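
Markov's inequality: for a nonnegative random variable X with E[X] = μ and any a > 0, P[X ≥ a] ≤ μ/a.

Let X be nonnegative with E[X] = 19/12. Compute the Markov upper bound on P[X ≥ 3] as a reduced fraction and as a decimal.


μ = E[X] = 19/12, a = 3.
Markov: P[X ≥ 3] ≤ μ/a = (19/12)/3 = 19/36.
Numerically: ≈ 0.527778.
(Since a = 3 > μ = 1.583333, the bound 19/36 is < 1 and informative.)

P[X ≥ 3] ≤ 19/36 ≈ 0.527778.


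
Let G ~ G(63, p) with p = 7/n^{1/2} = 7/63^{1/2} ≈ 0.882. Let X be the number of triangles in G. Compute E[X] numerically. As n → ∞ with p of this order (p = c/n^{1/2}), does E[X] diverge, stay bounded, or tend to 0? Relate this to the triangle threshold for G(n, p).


Number of potential triangles: C(63, 3) = 39711.
Each occurs with probability p³ ≈ (0.882)³ ≈ 6.85936e-01.
By linearity: E[X] = C(63, 3)·p³ ≈ 39711 · 6.85936e-01 ≈ 27239.186.
Since α = 1/2 < 1, p = c/n^{1/2} ≫ 1/n is above the triangle threshold p ~ 1/n. Asymptotically E[X] ~ (c³/6)·n^{3(1−α)} = (7³/6)·n^{1.5} → ∞; triangles are abundant w.h.p.

E[X] ≈ 27239.186; in regime p = Θ(1/n^{1/2}) E[X] diverges (above the triangle threshold p ~ 1/n).


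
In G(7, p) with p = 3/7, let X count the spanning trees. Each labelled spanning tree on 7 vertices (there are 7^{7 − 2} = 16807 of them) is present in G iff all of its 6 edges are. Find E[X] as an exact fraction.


K_7 has 7^{7 − 2} = 16807 labelled spanning trees.
For each such spanning tree H, let X_H = 1 if all 6 edges of H are present in G. Then P[X_H = 1] = p^{6} = (3/7)^{6} = 729/117649.
By linearity: E[X] = Σ_H E[X_H] = 16807 · p^{6} = 16807 · 729/117649 = 729/7.
Numerically: E[X] ≈ 104.

E[X] = 16807 · (3/7)^{6} = 729/7 ≈ 104.


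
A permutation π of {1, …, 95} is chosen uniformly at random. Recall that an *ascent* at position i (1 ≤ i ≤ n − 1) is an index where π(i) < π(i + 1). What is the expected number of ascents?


Write X = Σ X_I over i = 1, …, 94, with X_I the indicator of one ascent.
There are 94 indicators.
For each fixed i, the pair (π(i), π(i+1)) is a uniformly random ordered pair of distinct values from {1, …, 95}; by symmetry P[π(i) < π(i+1)] = 1/2.
By linearity: E[X] = 94 · (1/2) = (95 − 1) · (1/2) = 47 ≈ 47.0000.

E[X] = 47 = 47.0000.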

┄┄┄┄┄┄┄┄┄┄

The answer must consist of all the entries, copied exactly.

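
Markov's inequality: for a nonnegative random variable X with E[X] = μ and any a > 0, P[X ≥ a] ≤ μ/a.

Let X be nonnegative with E[X] = 19/12. Compute the Markov upper bound on P[X ≥ 3] as a reduced fraction and as a decimal.


μ = E[X] = 19/12, a = 3.
Markov: P[X ≥ 3] ≤ μ/a = (19/12)/3 = 19/36.
Numerically: ≈ 0.527778.
(Since a = 3 > μ = 1.583333, the bound 19/36 is < 1 and informative.)

P[X ≥ 3] ≤ 19/36 ≈ 0.527778.


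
Let G ~ G(63, p) with p = 7/n^{1/2} = 7/63^{1/2} ≈ 0.882. Let X be the number of triangles in G. Compute E[X] numerically. As n → ∞ with p of this order (p = c/n^{1/2}), does E[X] diverge, stay bounded, or tend to 0? Relate this to the triangle threshold for G(n, p).


Number of potential triangles: C(63, 3) = 39711.
Each occurs with probability p³ ≈ (0.882)³ ≈ 6.85936e-01.
By linearity: E[X] = C(63, 3)·p³ ≈ 39711 · 6.85936e-01 ≈ 27239.186.
Since α = 1/2 < 1, p = c/n^{1/2} ≫ 1/n is above the triangle threshold p ~ 1/n. Asymptotically E[X] ~ (c³/6)·n^{3(1−α)} = (7³/6)·n^{1.5} → ∞; triangles are abundant w.h.p.

E[X] ≈ 27239.186; in regime p = Θ(1/n^{1/2}) E[X] diverges (above the triangle threshold p ~ 1/n).


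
In G(7, p) with p = 3/7, let X count the spanning trees. Each labelled spanning tree on 7 vertices (there are 7^{7 − 2} = 16807 of them) is present in G iff all of its 6 edges are. Find E[X] as an exact fraction.


K_7 has 7^{7 − 2} = 16807 labelled spanning trees.
For each such spanning tree H, let X_H = 1 if all 6 edges of H are present in G. Then P[X_H = 1] = p^{6} = (3/7)^{6} = 729/117649.
By linearity: E[X] = Σ_H E[X_H] = 16807 · p^{6} = 16807 · 729/117649 = 729/7.
Numerically: E[X] ≈ 104.

E[X] = 16807 · (3/7)^{6} = 729/7 ≈ 104.


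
A permutation π of {1, …, 95} is chosen uniformly at random. Recall that an *ascent* at position i (1 ≤ i ≤ n − 1) is an index where π(i) < π(i + 1). What is the expected number of ascents?


Write X = Σ X_I over i = 1, …, 94, with X_I the indicator of one ascent.
There are 94 indicators.
For each fixed i, the pair (π(i), π(i+1)) is a uniformly random ordered pair of distinct values from {1, …, 95}; by symmetry P[π(i) < π(i+1)] = 1/2.
By linearity: E[X] = 94 · (1/2) = (95 − 1) · (1/2) = 47 ≈ 47.0000.

E[X] = 47 = 47.0000.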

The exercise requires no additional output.